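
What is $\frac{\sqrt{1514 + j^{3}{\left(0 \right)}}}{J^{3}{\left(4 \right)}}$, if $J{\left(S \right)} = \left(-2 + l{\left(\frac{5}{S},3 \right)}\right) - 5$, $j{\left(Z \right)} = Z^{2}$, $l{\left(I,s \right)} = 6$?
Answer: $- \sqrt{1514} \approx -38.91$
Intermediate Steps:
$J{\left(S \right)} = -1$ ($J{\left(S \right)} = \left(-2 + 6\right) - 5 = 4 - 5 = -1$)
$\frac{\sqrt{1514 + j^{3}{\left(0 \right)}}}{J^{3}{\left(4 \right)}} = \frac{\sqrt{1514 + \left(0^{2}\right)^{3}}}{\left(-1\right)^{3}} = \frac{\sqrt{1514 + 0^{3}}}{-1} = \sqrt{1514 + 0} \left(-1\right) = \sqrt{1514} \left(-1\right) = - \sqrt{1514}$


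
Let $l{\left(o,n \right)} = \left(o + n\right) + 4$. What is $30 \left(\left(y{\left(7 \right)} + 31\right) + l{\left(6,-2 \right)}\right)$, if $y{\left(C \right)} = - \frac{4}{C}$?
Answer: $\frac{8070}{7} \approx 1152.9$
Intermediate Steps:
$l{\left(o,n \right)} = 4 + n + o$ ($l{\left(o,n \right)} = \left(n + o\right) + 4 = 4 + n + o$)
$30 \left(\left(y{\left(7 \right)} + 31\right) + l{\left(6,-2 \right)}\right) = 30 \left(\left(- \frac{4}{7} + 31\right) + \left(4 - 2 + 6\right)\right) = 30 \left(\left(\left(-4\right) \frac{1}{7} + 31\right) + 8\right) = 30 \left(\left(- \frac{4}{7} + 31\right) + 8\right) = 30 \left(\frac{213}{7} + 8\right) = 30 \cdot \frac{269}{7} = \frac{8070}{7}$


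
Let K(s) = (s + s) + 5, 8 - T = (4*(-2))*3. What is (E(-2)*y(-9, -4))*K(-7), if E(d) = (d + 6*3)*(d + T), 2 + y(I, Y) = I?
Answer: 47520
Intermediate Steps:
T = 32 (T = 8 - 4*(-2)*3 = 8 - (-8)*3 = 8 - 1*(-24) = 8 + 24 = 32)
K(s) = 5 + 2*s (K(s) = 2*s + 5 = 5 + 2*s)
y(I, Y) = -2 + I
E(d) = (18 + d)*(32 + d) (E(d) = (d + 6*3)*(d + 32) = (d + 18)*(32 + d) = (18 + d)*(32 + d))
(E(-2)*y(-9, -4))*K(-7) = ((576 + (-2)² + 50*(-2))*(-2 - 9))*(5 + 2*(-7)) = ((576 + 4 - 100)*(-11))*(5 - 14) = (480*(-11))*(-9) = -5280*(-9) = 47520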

--------------------------------------------------

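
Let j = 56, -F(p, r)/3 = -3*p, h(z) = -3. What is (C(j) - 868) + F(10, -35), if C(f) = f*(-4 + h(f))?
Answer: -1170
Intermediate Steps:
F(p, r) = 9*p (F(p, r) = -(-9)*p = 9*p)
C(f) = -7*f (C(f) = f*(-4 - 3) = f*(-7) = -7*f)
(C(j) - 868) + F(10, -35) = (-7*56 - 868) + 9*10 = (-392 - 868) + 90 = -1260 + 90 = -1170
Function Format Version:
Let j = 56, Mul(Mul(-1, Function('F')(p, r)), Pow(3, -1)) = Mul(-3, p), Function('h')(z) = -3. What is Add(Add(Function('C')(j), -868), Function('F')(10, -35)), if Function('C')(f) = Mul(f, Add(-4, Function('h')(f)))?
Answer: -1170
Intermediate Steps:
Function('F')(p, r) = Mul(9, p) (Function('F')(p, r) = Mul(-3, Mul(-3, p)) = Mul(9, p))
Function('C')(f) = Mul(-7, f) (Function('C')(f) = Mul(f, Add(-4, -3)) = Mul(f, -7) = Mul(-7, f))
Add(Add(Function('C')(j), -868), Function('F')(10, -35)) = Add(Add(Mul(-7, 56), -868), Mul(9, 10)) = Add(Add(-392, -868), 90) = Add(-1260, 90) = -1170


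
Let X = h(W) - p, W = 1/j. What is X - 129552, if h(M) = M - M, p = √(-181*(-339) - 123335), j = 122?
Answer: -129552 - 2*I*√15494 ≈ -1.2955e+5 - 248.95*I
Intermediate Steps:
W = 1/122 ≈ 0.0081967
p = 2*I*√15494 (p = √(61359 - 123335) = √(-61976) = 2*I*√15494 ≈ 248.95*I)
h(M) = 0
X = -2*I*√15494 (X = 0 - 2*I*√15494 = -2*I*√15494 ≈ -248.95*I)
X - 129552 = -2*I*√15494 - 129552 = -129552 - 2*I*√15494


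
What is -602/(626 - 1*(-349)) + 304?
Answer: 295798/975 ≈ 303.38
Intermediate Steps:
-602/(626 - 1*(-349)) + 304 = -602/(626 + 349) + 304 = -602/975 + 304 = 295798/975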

--------------------------------------------------

What to do:
Looking at the records above, which lines contain "Answer"? Copy those lines.

Solution:
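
Answer: $- \sqrt{1514} \approx -38.91$
Answer: $\frac{8070}{7} \approx 1152.9$
Answer: 47520
Answer: -1170
Answer: -1170
Answer: -129552 - 2*I*√15494 ≈ -1.2955e+5 - 248.95*I
Answer: 295798/975 ≈ 303.38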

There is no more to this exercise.